_WHAT YOU ARE ASKED TO DO_
All entries should be printed precisely as written.

_MATERIAL FOR THIS EXERCISE_
+ + + + + + +

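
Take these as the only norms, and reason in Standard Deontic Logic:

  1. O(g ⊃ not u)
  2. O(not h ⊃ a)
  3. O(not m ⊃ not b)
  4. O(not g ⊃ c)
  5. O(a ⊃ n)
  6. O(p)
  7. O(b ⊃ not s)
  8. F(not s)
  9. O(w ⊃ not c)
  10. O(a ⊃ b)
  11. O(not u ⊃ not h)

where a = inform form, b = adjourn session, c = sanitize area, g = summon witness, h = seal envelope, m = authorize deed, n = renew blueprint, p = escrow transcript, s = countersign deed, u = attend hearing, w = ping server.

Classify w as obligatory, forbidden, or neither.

Premise 8, F(not s), is equivalent to O(s).
Premise 7 is O(b ⊃ not s); contrapositively O(s ⊃ not b). Since O(s) holds, K gives O(not b).
Premise 10, O(a ⊃ b), contraposes to O(not b ⊃ not a); with O(not b) we get O(not a).
The contrapositive of premise 2 (O(not h ⊃ a)) is O(not a ⊃ h), and O(not a) is already established, so O(h).
Premise 11, O(not u ⊃ not h), contraposes to O(h ⊃ u); with O(h) we get O(u).
Premise 1 is O(g ⊃ not u); contrapositively O(u ⊃ not g). Since O(u) holds, K gives O(not g).
From O(not g) and premise 4, O(not g ⊃ c), we obtain O(c).
Premise 9, O(w ⊃ not c), contraposes to O(c ⊃ not w); with O(c) we get O(not w).
Premises 3, 5, 6 do not contribute to this derivation.
Thus O(not w), which is F(w): w is forbidden.

Forbidden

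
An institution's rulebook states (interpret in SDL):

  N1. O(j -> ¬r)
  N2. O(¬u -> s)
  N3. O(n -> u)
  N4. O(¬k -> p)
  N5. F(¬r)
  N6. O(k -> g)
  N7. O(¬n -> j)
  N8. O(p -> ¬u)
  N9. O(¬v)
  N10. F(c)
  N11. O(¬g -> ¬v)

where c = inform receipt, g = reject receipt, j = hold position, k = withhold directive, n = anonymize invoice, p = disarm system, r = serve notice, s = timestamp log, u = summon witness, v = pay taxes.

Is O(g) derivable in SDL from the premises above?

Premise 5 is F(¬r), i.e. O(r).
The contrapositive of premise 1 (O(j -> ¬r)) is O(r -> ¬j), and O(r) is already established, so O(¬j).
Premise 7 is O(¬n -> j); contrapositively O(¬j -> n). Since O(¬j) holds, K gives O(n).
Applying K to premise 3 (O(n -> u)) and O(n) yields O(u).
Premise 8, O(p -> ¬u), contraposes to O(u -> ¬p); with O(u) we get O(¬p).
Premise 4, O(¬k -> p), contraposes to O(¬p -> k); with O(¬p) we get O(k).
From O(k) and premise 6, O(k -> g), we obtain O(g).
Premises 2, 9, 10, 11 do not contribute to this derivation.
So O(g) follows.

Yes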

+ + + + + + +

_OUTPUT BELOW_
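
Take these as the only norms, and reason in Standard Deontic Logic:

  1. O(g ⊃ not u)
  2. O(not h ⊃ a)
  3. O(not m ⊃ not b)
  4. O(not g ⊃ c)
  5. O(a ⊃ n)
  6. O(p)
  7. O(b ⊃ not s)
  8. F(not s)
  9. O(w ⊃ not c)
  10. O(a ⊃ b)
  11. O(not u ⊃ not h)

where a = inform form, b = adjourn session, c = sanitize area, g = summon witness, h = seal envelope, m = authorize deed, n = renew blueprint, p = escrow transcript, s = countersign deed, u = attend hearing, w = ping server.

Classify w as obligatory, forbidden, or neither.

Premise 8, F(not s), is equivalent to O(s).
Premise 7 is O(b ⊃ not s); contrapositively O(s ⊃ not b). Since O(s) holds, K gives O(not b).
Premise 10, O(a ⊃ b), contraposes to O(not b ⊃ not a); with O(not b) we get O(not a).
The contrapositive of premise 2 (O(not h ⊃ a)) is O(not a ⊃ h), and O(not a) is already established, so O(h).
Premise 11, O(not u ⊃ not h), contraposes to O(h ⊃ u); with O(h) we get O(u).
Premise 1 is O(g ⊃ not u); contrapositively O(u ⊃ not g). Since O(u) holds, K gives O(not g).
From O(not g) and premise 4, O(not g ⊃ c), we obtain O(c).
Premise 9, O(w ⊃ not c), contraposes to O(c ⊃ not w); with O(c) we get O(not w).
Premises 3, 5, 6 do not contribute to this derivation.
Thus O(not w), which is F(w): w is forbidden.

Forbidden

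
An institution's rulebook states (interpret in SDL):

  N1. O(j -> ¬r)
  N2. O(¬u -> s)
  N3. O(n -> u)
  N4. O(¬k -> p)
  N5. F(¬r)
  N6. O(k -> g)
  N7. O(¬n -> j)
  N8. O(p -> ¬u)
  N9. O(¬v)
  N10. F(c)
  N11. O(¬g -> ¬v)

where c = inform receipt, g = reject receipt, j = hold position, k = withhold directive, n = anonymize invoice, p = disarm system, r = serve notice, s = timestamp log, u = summon witness, v = pay taxes.

Is O(g) derivable in SDL from the premises above?

Premise 5 is F(¬r), i.e. O(r).
The contrapositive of premise 1 (O(j -> ¬r)) is O(r -> ¬j), and O(r) is already established, so O(¬j).
Premise 7 is O(¬n -> j); contrapositively O(¬j -> n). Since O(¬j) holds, K gives O(n).
Applying K to premise 3 (O(n -> u)) and O(n) yields O(u).
Premise 8, O(p -> ¬u), contraposes to O(u -> ¬p); with O(u) we get O(¬p).
Premise 4, O(¬k -> p), contraposes to O(¬p -> k); with O(¬p) we get O(k).
From O(k) and premise 6, O(k -> g), we obtain O(g).
Premises 2, 9, 10, 11 do not contribute to this derivation.
So O(g) follows.

Yes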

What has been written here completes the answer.